Task input:
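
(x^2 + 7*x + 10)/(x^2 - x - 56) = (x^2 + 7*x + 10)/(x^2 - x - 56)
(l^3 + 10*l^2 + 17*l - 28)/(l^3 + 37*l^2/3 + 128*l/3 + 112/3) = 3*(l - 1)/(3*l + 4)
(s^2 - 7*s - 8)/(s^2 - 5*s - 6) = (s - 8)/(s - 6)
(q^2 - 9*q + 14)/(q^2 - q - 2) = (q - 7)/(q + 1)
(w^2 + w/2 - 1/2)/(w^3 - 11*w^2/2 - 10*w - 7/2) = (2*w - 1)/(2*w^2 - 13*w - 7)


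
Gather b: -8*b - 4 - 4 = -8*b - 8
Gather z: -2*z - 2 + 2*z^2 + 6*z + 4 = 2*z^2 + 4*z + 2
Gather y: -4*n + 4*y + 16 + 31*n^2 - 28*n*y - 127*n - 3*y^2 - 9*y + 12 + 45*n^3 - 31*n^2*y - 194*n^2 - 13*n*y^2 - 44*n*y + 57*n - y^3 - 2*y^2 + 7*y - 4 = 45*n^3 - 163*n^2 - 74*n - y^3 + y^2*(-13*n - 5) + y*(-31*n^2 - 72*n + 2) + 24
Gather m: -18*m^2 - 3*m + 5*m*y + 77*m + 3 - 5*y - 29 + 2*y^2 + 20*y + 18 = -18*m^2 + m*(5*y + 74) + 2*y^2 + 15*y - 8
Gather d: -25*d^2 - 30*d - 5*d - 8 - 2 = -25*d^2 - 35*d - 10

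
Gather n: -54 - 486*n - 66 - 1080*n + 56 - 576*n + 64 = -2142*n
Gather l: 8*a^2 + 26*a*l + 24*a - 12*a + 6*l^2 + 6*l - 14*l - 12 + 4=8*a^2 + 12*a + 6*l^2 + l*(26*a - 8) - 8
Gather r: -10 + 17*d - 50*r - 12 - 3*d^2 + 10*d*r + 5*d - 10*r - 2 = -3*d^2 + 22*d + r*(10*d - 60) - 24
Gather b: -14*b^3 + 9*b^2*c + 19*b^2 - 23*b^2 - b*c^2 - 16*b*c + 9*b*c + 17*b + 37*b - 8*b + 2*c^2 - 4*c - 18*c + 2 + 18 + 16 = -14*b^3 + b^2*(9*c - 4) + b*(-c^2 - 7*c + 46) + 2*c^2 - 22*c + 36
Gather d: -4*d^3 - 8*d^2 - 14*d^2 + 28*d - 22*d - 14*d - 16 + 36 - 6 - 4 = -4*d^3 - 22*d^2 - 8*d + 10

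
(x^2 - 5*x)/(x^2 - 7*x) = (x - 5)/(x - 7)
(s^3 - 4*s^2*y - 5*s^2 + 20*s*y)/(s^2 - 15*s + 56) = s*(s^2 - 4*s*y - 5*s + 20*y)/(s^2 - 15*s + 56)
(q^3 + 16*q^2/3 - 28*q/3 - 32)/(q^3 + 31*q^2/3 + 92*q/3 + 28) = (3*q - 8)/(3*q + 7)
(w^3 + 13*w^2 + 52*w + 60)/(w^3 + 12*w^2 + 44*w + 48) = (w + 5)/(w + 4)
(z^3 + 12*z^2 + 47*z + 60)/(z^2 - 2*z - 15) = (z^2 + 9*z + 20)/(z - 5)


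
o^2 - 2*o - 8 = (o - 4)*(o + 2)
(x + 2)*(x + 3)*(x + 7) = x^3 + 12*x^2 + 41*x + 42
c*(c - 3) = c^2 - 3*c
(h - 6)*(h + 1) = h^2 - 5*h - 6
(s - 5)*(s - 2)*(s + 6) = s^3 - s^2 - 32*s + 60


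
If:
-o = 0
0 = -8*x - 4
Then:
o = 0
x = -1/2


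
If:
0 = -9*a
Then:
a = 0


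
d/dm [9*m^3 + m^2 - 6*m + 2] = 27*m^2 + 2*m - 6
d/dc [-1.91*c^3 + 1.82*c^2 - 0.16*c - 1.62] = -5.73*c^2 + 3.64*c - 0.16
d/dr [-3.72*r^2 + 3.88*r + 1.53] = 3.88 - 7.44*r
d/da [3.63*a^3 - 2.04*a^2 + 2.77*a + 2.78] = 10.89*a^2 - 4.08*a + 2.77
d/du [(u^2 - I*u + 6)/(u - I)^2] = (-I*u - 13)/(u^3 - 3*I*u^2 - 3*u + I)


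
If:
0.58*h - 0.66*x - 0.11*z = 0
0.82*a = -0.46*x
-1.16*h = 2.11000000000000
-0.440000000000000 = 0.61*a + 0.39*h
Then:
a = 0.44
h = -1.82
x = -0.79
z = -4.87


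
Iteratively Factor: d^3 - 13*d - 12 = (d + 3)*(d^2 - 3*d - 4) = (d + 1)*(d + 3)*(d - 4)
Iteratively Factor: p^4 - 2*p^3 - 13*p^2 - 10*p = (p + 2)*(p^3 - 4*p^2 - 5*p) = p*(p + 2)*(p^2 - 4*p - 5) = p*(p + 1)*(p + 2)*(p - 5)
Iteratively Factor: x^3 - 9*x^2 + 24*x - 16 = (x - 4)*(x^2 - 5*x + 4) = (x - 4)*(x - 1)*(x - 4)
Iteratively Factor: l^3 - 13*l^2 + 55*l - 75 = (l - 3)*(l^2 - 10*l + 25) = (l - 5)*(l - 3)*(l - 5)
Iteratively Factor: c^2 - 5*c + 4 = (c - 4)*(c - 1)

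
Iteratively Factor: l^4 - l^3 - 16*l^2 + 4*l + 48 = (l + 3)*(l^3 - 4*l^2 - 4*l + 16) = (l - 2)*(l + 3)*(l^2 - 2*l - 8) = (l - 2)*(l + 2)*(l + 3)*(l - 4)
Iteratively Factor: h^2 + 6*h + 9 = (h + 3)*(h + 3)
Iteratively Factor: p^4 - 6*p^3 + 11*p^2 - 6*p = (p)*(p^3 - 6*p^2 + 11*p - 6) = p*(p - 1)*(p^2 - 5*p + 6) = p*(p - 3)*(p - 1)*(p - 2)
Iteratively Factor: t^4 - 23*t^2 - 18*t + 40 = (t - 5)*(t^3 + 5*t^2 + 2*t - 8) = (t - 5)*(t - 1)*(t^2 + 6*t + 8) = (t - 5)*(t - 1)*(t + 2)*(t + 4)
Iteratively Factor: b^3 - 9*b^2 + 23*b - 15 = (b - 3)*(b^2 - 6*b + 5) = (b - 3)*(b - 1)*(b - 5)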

Work item:
Give back exactly the lines above starting at the line where "(l^3 + 10*l^2" appears and ending at the line where "Gather z: -2*z" appears, both included, with no other lines.

Answer for this exercise:
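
(l^3 + 10*l^2 + 17*l - 28)/(l^3 + 37*l^2/3 + 128*l/3 + 112/3) = 3*(l - 1)/(3*l + 4)
(s^2 - 7*s - 8)/(s^2 - 5*s - 6) = (s - 8)/(s - 6)
(q^2 - 9*q + 14)/(q^2 - q - 2) = (q - 7)/(q + 1)
(w^2 + w/2 - 1/2)/(w^3 - 11*w^2/2 - 10*w - 7/2) = (2*w - 1)/(2*w^2 - 13*w - 7)


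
Gather b: -8*b - 4 - 4 = -8*b - 8
Gather z: -2*z - 2 + 2*z^2 + 6*z + 4 = 2*z^2 + 4*z + 2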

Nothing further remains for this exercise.